TASK DESCRIPTION: Only one span of the listing below should come back. It runs from the line with "Precedence is determined" through the line with "- Reyes — Knight", and each of its lines must be reproduced exactly.

INFORMATION SUPPLIED:
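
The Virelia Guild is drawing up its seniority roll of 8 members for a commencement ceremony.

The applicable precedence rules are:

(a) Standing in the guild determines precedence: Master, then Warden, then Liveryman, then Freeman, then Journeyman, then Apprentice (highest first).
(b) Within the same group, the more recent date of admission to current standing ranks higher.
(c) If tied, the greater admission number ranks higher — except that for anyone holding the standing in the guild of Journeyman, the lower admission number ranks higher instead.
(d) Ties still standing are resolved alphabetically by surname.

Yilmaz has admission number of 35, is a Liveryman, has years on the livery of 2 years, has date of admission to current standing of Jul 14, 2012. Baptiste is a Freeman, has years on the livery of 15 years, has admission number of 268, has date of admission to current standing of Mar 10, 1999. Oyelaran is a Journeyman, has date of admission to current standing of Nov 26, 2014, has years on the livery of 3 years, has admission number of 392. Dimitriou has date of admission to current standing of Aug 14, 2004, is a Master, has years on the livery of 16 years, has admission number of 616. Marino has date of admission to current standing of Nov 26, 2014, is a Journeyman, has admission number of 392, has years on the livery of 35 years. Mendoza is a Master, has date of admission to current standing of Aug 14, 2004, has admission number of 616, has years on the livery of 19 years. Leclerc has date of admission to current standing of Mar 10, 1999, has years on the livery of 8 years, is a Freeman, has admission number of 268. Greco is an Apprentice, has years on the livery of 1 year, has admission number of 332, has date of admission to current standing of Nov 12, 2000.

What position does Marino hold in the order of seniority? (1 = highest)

By standing in the guild: Dimitriou and Mendoza (Master); then Yilmaz (Liveryman); then Baptiste and Leclerc (Freeman); then Marino and Oyelaran (Journeyman); then Greco (Apprentice).
Dimitriou and Mendoza both have date of admission to current standing Aug 14, 2004, so the next rule applies.
Dimitriou and Mendoza both have admission number 616, so the next rule applies.
Among Dimitriou and Mendoza, alphabetically by surname: Dimitriou before Mendoza.
Baptiste and Leclerc both have date of admission to current standing Mar 10, 1999, so the next rule applies.
Baptiste and Leclerc both have admission number 268, so the next rule applies.
Among Baptiste and Leclerc, alphabetically by surname: Baptiste before Leclerc.
Marino and Oyelaran both have date of admission to current standing Nov 26, 2014, so the next rule applies.
Marino and Oyelaran both have admission number 392, so the next rule applies.
Among Marino and Oyelaran, alphabetically by surname: Marino before Oyelaran.
Order: Dimitriou, Mendoza, Yilmaz, Baptiste, Leclerc, Marino, Oyelaran, Greco. So position 6.

6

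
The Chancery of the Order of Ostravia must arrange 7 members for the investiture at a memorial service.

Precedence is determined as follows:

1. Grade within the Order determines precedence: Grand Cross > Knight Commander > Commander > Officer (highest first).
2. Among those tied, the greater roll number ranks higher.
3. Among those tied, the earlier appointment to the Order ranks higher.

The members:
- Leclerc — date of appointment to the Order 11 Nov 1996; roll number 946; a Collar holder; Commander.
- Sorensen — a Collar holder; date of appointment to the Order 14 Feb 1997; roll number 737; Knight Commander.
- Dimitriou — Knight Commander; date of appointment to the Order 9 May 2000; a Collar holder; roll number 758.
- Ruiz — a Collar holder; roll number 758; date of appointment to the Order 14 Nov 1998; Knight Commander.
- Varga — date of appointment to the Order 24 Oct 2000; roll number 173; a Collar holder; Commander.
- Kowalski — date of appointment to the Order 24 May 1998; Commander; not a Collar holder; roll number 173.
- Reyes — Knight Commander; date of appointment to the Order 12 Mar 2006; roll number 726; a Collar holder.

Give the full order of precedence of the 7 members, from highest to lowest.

Ruiz, Dimitriou, Sorensen, Reyes, Leclerc, Kowalski, Varga

By grade within the Order: Ruiz, Dimitriou, Sorensen and Reyes (Knight Commander); then Leclerc, Kowalski and Varga (Commander).
Among Ruiz, Dimitriou, Sorensen and Reyes, by roll number (higher first): Ruiz and Dimitriou (758) before Sorensen (737) before Reyes (726).
Among Ruiz and Dimitriou, by date of appointment to the Order (earlier first): Ruiz (14 Nov 1998) before Dimitriou (9 May 2000).
Among Leclerc, Kowalski and Varga, by roll number (higher first): Leclerc (946) before Kowalski and Varga (173).
Among Kowalski and Varga, by date of appointment to the Order (earlier first): Kowalski (24 May 1998) before Varga (24 Oct 2000).
Full order: Ruiz, Dimitriou, Sorensen, Reyes, Leclerc, Kowalski, Varga.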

RESPONSE TO THIS EXERCISE:
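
Precedence is determined as follows:

1. Grade within the Order determines precedence: Grand Cross > Knight Commander > Commander > Officer (highest first).
2. Among those tied, the greater roll number ranks higher.
3. Among those tied, the earlier appointment to the Order ranks higher.

The members:
- Leclerc — date of appointment to the Order 11 Nov 1996; roll number 946; a Collar holder; Commander.
- Sorensen — a Collar holder; date of appointment to the Order 14 Feb 1997; roll number 737; Knight Commander.
- Dimitriou — Knight Commander; date of appointment to the Order 9 May 2000; a Collar holder; roll number 758.
- Ruiz — a Collar holder; roll number 758; date of appointment to the Order 14 Nov 1998; Knight Commander.
- Varga — date of appointment to the Order 24 Oct 2000; roll number 173; a Collar holder; Commander.
- Kowalski — date of appointment to the Order 24 May 1998; Commander; not a Collar holder; roll number 173.
- Reyes — Knight Commander; date of appointment to the Order 12 Mar 2006; roll number 726; a Collar holder.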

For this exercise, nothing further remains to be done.